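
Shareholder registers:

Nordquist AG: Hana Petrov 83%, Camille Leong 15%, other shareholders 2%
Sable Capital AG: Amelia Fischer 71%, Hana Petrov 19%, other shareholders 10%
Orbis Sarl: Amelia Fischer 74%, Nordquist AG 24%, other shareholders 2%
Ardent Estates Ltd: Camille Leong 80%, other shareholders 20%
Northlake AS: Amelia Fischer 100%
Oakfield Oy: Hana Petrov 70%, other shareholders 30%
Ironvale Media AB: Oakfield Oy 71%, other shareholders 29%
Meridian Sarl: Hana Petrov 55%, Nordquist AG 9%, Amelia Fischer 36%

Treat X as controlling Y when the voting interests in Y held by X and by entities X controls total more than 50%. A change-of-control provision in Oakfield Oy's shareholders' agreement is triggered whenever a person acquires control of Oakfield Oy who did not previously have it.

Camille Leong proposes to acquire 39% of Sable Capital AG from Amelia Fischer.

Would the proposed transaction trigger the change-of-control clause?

No

The purchase adds only to Camille's holdings (Amelia's stake shrinks), so Camille is the only person who could newly come to control Oakfield.
Camille holds 80% of Ardent, so Camille controls Ardent.
Neither Camille nor any entity Camille controls holds any voting interest in Oakfield.
So before the transaction, Camille does not control Oakfield.
After the purchase, Camille holds 39% of Sable directly, and Amelia's stake falls to 32%.
Camille's side now holds 39% of Sable, not > 50%, so Camille still does not control Sable.
After the transaction, neither Camille nor any entity Camille controls holds a voting interest in Oakfield, so Camille still does not control it.
No new person acquires control, so the clause is not triggered.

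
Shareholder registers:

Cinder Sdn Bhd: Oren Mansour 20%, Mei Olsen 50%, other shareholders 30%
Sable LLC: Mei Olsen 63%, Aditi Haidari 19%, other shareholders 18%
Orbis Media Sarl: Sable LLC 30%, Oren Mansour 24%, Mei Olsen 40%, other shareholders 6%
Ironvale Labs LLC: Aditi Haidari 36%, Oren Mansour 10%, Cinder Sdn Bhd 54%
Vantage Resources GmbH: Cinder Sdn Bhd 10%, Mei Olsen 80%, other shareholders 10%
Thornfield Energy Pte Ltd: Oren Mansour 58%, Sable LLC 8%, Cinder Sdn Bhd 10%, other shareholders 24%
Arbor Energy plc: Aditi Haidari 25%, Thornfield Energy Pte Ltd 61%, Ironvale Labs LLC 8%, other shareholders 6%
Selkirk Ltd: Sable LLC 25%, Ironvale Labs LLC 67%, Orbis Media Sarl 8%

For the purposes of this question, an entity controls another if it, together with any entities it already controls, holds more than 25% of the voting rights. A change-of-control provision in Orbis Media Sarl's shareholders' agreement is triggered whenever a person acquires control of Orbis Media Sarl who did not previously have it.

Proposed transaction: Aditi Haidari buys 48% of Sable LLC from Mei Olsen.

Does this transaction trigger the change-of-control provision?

Yes

The purchase adds only to Aditi's holdings (Mei's stake shrinks), so Aditi is the only person who could newly come to control Orbis.
Aditi holds 36% of Ironvale, so Aditi controls Ironvale.
Aditi and Ironvale together hold 25% + 8% = 33% of Arbor, so Aditi controls Arbor.
Ironvale holds 67% of Selkirk, so Aditi controls Selkirk.
Neither Aditi nor any entity Aditi controls holds any voting interest in Orbis.
So before the transaction, Aditi does not control Orbis.
After the purchase, Aditi's direct stake in Sable rises to 19% + 48% = 67%, and Mei's stake falls to 15%.
Aditi holds 67% of Sable, so Aditi controls Sable.
Sable holds 30% of Orbis, so Aditi controls Orbis.
Aditi did not control Orbis before and does after, so the clause is triggered.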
----
_Exercise requirements_.
An exact copy of every line above is needed.

_Answer to this problem_.
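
Shareholder registers:

Nordquist AG: Hana Petrov 83%, Camille Leong 15%, other shareholders 2%
Sable Capital AG: Amelia Fischer 71%, Hana Petrov 19%, other shareholders 10%
Orbis Sarl: Amelia Fischer 74%, Nordquist AG 24%, other shareholders 2%
Ardent Estates Ltd: Camille Leong 80%, other shareholders 20%
Northlake AS: Amelia Fischer 100%
Oakfield Oy: Hana Petrov 70%, other shareholders 30%
Ironvale Media AB: Oakfield Oy 71%, other shareholders 29%
Meridian Sarl: Hana Petrov 55%, Nordquist AG 9%, Amelia Fischer 36%

Treat X as controlling Y when the voting interests in Y held by X and by entities X controls total more than 50%. A change-of-control provision in Oakfield Oy's shareholders' agreement is triggered whenever a person acquires control of Oakfield Oy who did not previously have it.

Camille Leong proposes to acquire 39% of Sable Capital AG from Amelia Fischer.

Would the proposed transaction trigger the change-of-control clause?

No

The purchase adds only to Camille's holdings (Amelia's stake shrinks), so Camille is the only person who could newly come to control Oakfield.
Camille holds 80% of Ardent, so Camille controls Ardent.
Neither Camille nor any entity Camille controls holds any voting interest in Oakfield.
So before the transaction, Camille does not control Oakfield.
After the purchase, Camille holds 39% of Sable directly, and Amelia's stake falls to 32%.
Camille's side now holds 39% of Sable, not > 50%, so Camille still does not control Sable.
After the transaction, neither Camille nor any entity Camille controls holds a voting interest in Oakfield, so Camille still does not control it.
No new person acquires control, so the clause is not triggered.

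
Shareholder registers:

Cinder Sdn Bhd: Oren Mansour 20%, Mei Olsen 50%, other shareholders 30%
Sable LLC: Mei Olsen 63%, Aditi Haidari 19%, other shareholders 18%
Orbis Media Sarl: Sable LLC 30%, Oren Mansour 24%, Mei Olsen 40%, other shareholders 6%
Ironvale Labs LLC: Aditi Haidari 36%, Oren Mansour 10%, Cinder Sdn Bhd 54%
Vantage Resources GmbH: Cinder Sdn Bhd 10%, Mei Olsen 80%, other shareholders 10%
Thornfield Energy Pte Ltd: Oren Mansour 58%, Sable LLC 8%, Cinder Sdn Bhd 10%, other shareholders 24%
Arbor Energy plc: Aditi Haidari 25%, Thornfield Energy Pte Ltd 61%, Ironvale Labs LLC 8%, other shareholders 6%
Selkirk Ltd: Sable LLC 25%, Ironvale Labs LLC 67%, Orbis Media Sarl 8%

For the purposes of this question, an entity controls another if it, together with any entities it already controls, holds more than 25% of the voting rights. A change-of-control provision in Orbis Media Sarl's shareholders' agreement is triggered whenever a person acquires control of Orbis Media Sarl who did not previously have it.

Proposed transaction: Aditi Haidari buys 48% of Sable LLC from Mei Olsen.

Does this transaction trigger the change-of-control provision?

Yes

The purchase adds only to Aditi's holdings (Mei's stake shrinks), so Aditi is the only person who could newly come to control Orbis.
Aditi holds 36% of Ironvale, so Aditi controls Ironvale.
Aditi and Ironvale together hold 25% + 8% = 33% of Arbor, so Aditi controls Arbor.
Ironvale holds 67% of Selkirk, so Aditi controls Selkirk.
Neither Aditi nor any entity Aditi controls holds any voting interest in Orbis.
So before the transaction, Aditi does not control Orbis.
After the purchase, Aditi's direct stake in Sable rises to 19% + 48% = 67%, and Mei's stake falls to 15%.
Aditi holds 67% of Sable, so Aditi controls Sable.
Sable holds 30% of Orbis, so Aditi controls Orbis.
Aditi did not control Orbis before and does after, so the clause is triggered.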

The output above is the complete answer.